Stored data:
**********

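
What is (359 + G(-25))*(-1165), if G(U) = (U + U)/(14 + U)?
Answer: -4658835/11 ≈ -4.2353e+5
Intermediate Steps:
G(U) = 2*U/(14 + U) (G(U) = (2*U)/(14 + U) = 2*U/(14 + U))
(359 + G(-25))*(-1165) = (359 + 2*(-25)/(14 - 25))*(-1165) = (359 + 2*(-25)/(-11))*(-1165) = (359 + 2*(-25)*(-1/11))*(-1165) = (359 + 50/11)*(-1165) = (3999/11)*(-1165) = -4658835/11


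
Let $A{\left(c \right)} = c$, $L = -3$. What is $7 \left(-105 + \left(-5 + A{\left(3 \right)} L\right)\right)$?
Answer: $-833$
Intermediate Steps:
$7 \left(-105 + \left(-5 + A{\left(3 \right)} L\right)\right) = 7 \left(-105 + \left(-5 + 3 \left(-3\right)\right)\right) = 7 \left(-105 - 14\right) = 7 \left(-119\right) = -833$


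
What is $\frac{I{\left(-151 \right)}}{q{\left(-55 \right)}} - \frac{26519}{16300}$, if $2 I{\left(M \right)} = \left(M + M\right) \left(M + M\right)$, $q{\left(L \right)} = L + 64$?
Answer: $\frac{743073929}{146700} \approx 5065.3$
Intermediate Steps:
$q{\left(L \right)} = 64 + L$
$I{\left(M \right)} = 2 M^{2}$ ($I{\left(M \right)} = \frac{\left(M + M\right) \left(M + M\right)}{2} = \frac{2 M 2 M}{2} = \frac{4 M^{2}}{2} = 2 M^{2}$)
$\frac{I{\left(-151 \right)}}{q{\left(-55 \right)}} - \frac{26519}{16300} = \frac{2 \left(-151\right)^{2}}{64 - 55} - \frac{26519}{16300} = \frac{2 \cdot 22801}{9} - \frac{26519}{16300} = 45602 \cdot \frac{1}{9} - \frac{26519}{16300} = \frac{45602}{9} - \frac{26519}{16300} = \frac{743073929}{146700}$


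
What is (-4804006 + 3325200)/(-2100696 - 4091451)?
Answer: 1478806/6192147 ≈ 0.23882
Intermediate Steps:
(-4804006 + 3325200)/(-2100696 - 4091451) = -1478806/(-6192147) = -1478806*(-1/6192147) = 1478806/6192147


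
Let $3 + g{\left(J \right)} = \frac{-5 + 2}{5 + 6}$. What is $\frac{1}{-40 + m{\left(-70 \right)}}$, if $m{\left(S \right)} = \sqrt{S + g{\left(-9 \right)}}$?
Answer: $- \frac{220}{9203} - \frac{i \sqrt{8866}}{18406} \approx -0.023905 - 0.0051157 i$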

**********

Return every record above. Copy each one exactly.

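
What is (359 + G(-25))*(-1165), if G(U) = (U + U)/(14 + U)?
Answer: -4658835/11 ≈ -4.2353e+5
Intermediate Steps:
G(U) = 2*U/(14 + U) (G(U) = (2*U)/(14 + U) = 2*U/(14 + U))
(359 + G(-25))*(-1165) = (359 + 2*(-25)/(14 - 25))*(-1165) = (359 + 2*(-25)/(-11))*(-1165) = (359 + 2*(-25)*(-1/11))*(-1165) = (359 + 50/11)*(-1165) = (3999/11)*(-1165) = -4658835/11


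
Let $A{\left(c \right)} = c$, $L = -3$. What is $7 \left(-105 + \left(-5 + A{\left(3 \right)} L\right)\right)$?
Answer: $-833$
Intermediate Steps:
$7 \left(-105 + \left(-5 + A{\left(3 \right)} L\right)\right) = 7 \left(-105 + \left(-5 + 3 \left(-3\right)\right)\right) = 7 \left(-105 - 14\right) = 7 \left(-119\right) = -833$


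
What is $\frac{I{\left(-151 \right)}}{q{\left(-55 \right)}} - \frac{26519}{16300}$, if $2 I{\left(M \right)} = \left(M + M\right) \left(M + M\right)$, $q{\left(L \right)} = L + 64$?
Answer: $\frac{743073929}{146700} \approx 5065.3$
Intermediate Steps:
$q{\left(L \right)} = 64 + L$
$I{\left(M \right)} = 2 M^{2}$ ($I{\left(M \right)} = \frac{\left(M + M\right) \left(M + M\right)}{2} = \frac{2 M 2 M}{2} = \frac{4 M^{2}}{2} = 2 M^{2}$)
$\frac{I{\left(-151 \right)}}{q{\left(-55 \right)}} - \frac{26519}{16300} = \frac{2 \left(-151\right)^{2}}{64 - 55} - \frac{26519}{16300} = \frac{2 \cdot 22801}{9} - \frac{26519}{16300} = 45602 \cdot \frac{1}{9} - \frac{26519}{16300} = \frac{45602}{9} - \frac{26519}{16300} = \frac{743073929}{146700}$


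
What is (-4804006 + 3325200)/(-2100696 - 4091451)?
Answer: 1478806/6192147 ≈ 0.23882
Intermediate Steps:
(-4804006 + 3325200)/(-2100696 - 4091451) = -1478806/(-6192147) = -1478806*(-1/6192147) = 1478806/6192147


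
Let $3 + g{\left(J \right)} = \frac{-5 + 2}{5 + 6}$. What is $\frac{1}{-40 + m{\left(-70 \right)}}$, if $m{\left(S \right)} = \sqrt{S + g{\left(-9 \right)}}$?
Answer: $- \frac{220}{9203} - \frac{i \sqrt{8866}}{18406} \approx -0.023905 - 0.0051157 i$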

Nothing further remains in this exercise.